- DATASET:
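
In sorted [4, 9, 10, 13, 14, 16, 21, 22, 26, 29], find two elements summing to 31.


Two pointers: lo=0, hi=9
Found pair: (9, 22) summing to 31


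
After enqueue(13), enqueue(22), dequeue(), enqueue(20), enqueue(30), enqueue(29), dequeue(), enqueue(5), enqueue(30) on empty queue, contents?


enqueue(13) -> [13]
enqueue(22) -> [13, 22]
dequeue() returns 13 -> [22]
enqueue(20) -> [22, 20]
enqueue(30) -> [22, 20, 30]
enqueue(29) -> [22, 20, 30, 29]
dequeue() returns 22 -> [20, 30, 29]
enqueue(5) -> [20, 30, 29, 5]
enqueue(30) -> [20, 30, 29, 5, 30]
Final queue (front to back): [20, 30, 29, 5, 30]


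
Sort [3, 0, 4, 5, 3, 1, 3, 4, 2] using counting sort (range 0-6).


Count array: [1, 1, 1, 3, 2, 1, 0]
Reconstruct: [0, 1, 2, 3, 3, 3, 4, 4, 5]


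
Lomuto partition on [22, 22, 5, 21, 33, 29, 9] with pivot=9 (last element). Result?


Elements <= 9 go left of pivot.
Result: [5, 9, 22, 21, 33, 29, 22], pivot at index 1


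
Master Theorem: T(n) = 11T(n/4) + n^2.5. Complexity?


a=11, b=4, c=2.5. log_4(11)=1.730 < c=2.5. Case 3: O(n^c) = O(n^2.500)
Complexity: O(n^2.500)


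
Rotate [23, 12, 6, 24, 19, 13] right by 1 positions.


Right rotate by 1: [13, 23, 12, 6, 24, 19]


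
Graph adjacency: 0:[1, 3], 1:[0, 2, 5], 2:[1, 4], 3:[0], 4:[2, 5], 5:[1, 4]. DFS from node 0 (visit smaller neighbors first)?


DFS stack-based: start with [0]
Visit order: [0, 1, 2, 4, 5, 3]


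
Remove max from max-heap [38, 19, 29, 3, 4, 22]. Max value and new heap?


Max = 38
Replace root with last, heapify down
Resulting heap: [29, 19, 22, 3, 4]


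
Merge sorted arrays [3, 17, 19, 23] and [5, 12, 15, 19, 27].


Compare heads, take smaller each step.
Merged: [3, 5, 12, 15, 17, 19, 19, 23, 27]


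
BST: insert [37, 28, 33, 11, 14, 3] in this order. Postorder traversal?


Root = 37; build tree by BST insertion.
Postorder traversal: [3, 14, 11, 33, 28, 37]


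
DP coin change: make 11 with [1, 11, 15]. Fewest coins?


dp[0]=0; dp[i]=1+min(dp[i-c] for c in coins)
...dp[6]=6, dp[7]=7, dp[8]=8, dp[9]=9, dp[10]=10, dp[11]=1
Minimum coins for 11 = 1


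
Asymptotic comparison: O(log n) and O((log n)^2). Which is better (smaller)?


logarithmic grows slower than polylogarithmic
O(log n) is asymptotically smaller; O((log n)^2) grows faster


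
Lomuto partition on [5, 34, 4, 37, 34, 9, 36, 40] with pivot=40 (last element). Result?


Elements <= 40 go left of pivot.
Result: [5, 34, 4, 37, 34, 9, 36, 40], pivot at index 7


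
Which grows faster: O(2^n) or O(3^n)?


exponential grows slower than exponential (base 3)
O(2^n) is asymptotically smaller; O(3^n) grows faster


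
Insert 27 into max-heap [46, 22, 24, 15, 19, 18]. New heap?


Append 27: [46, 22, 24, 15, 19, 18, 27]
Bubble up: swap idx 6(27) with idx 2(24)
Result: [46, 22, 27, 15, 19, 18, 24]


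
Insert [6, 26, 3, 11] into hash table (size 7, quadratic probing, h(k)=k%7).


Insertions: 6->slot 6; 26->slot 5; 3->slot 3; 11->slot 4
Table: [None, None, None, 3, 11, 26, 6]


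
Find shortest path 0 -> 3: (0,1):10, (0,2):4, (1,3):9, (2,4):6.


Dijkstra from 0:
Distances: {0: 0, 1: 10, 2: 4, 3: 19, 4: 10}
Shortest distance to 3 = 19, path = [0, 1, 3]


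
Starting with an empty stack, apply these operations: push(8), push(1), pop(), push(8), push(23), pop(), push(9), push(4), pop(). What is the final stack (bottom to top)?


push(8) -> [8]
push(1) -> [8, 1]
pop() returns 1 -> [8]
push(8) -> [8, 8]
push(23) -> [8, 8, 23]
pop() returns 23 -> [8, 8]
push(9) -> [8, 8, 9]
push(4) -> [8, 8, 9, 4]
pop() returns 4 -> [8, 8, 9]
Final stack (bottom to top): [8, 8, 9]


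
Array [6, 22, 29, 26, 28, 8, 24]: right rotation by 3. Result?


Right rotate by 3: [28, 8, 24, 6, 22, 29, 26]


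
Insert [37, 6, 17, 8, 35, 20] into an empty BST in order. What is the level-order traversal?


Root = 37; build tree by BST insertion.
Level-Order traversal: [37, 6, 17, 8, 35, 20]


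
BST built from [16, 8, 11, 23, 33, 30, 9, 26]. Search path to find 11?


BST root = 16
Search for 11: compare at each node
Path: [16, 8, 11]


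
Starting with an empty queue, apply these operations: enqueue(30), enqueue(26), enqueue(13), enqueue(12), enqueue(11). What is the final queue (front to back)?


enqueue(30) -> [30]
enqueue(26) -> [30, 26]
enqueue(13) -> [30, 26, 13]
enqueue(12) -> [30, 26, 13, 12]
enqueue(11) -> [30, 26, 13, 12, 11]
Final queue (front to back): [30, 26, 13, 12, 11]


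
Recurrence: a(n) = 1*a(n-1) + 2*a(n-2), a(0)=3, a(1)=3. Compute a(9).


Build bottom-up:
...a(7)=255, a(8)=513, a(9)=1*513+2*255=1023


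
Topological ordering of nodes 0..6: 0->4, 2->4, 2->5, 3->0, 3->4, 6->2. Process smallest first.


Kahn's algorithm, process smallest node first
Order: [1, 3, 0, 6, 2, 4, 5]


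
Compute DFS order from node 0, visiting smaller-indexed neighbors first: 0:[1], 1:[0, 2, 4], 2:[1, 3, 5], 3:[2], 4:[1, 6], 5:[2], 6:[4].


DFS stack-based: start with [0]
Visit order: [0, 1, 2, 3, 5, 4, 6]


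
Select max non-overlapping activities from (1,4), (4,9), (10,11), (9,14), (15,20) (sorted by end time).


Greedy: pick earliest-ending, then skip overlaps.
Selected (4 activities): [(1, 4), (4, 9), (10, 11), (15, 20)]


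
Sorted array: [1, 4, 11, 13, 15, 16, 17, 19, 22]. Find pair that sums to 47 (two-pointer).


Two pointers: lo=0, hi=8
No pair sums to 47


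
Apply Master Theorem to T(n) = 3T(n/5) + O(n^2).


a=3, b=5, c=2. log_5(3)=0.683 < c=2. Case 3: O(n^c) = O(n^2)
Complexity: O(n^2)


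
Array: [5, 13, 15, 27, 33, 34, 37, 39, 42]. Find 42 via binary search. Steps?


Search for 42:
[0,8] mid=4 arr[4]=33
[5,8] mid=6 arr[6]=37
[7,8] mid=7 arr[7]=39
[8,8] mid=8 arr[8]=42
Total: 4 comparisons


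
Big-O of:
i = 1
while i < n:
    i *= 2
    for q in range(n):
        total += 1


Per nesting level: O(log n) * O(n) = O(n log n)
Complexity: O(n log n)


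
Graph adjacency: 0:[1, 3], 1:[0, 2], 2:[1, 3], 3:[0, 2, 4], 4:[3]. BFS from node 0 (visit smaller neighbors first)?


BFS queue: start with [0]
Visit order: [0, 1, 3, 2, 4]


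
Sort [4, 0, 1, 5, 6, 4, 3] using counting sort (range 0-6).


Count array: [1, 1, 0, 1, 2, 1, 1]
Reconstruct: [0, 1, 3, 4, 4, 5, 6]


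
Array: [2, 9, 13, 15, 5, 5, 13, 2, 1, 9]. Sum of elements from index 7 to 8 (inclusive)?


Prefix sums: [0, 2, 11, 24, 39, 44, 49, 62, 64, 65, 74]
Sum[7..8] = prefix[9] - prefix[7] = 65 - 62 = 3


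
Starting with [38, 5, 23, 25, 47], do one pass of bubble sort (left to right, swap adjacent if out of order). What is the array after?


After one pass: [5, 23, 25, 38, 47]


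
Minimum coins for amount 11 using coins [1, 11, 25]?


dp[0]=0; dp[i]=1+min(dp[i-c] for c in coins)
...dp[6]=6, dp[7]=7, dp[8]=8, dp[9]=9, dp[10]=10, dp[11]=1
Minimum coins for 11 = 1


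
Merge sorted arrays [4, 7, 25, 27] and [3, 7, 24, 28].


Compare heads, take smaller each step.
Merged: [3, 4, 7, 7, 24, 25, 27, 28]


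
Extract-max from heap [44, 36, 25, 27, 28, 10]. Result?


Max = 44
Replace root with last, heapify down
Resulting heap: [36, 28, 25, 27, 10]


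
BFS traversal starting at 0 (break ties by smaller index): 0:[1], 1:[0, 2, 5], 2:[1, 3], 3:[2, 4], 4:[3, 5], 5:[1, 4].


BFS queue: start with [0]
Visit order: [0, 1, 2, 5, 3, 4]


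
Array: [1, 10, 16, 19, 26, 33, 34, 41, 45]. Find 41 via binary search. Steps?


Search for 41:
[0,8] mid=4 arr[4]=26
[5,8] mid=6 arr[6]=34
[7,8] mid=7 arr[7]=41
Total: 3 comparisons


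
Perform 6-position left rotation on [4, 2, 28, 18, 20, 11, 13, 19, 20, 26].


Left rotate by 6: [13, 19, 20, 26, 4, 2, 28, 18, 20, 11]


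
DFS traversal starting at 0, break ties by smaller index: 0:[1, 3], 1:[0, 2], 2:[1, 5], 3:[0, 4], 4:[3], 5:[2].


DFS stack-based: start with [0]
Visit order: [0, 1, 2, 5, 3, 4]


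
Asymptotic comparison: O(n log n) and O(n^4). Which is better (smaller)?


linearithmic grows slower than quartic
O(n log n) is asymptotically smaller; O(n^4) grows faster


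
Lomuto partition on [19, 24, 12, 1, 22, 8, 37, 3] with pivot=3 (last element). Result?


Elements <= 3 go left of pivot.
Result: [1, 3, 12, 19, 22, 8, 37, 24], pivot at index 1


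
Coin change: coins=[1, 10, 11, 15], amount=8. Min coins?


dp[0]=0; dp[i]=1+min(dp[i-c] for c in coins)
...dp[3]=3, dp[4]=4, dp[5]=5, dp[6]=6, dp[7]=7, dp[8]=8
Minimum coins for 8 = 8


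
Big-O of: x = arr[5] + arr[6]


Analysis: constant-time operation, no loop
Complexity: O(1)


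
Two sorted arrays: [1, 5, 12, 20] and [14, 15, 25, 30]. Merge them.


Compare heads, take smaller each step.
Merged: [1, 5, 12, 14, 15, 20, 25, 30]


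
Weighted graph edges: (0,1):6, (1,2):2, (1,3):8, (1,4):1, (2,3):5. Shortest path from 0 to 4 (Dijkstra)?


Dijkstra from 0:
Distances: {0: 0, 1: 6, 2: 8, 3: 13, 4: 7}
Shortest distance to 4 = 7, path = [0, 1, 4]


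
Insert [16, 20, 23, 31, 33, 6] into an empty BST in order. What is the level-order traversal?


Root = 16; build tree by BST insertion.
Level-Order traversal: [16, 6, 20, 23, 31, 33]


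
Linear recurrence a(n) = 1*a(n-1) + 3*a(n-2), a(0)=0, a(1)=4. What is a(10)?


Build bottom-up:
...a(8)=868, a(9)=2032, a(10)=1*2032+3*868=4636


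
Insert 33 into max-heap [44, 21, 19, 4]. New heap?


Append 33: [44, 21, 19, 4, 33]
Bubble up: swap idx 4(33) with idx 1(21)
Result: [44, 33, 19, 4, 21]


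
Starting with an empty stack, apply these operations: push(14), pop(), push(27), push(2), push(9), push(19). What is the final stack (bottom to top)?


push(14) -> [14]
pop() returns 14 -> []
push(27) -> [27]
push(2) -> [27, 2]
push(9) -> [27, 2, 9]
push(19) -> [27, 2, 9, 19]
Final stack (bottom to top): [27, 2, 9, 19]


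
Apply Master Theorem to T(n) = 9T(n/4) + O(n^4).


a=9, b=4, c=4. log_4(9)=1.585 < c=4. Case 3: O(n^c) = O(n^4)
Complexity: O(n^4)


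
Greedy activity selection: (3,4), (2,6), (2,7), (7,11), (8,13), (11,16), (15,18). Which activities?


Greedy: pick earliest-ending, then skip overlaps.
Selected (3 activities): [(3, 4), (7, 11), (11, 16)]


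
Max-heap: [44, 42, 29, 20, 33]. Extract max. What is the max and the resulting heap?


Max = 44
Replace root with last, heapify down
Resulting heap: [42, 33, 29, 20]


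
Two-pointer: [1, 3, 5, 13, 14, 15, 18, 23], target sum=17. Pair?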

- TASK GOAL:
Starting at the line that contains "(15,18). Which activities?", write out every line to the end of the entries, exactly as given.

- ANSWER FOR THIS EXERCISE:
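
Greedy activity selection: (3,4), (2,6), (2,7), (7,11), (8,13), (11,16), (15,18). Which activities?


Greedy: pick earliest-ending, then skip overlaps.
Selected (3 activities): [(3, 4), (7, 11), (11, 16)]


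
Max-heap: [44, 42, 29, 20, 33]. Extract max. What is the max and the resulting heap?


Max = 44
Replace root with last, heapify down
Resulting heap: [42, 33, 29, 20]


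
Two-pointer: [1, 3, 5, 13, 14, 15, 18, 23], target sum=17. Pair?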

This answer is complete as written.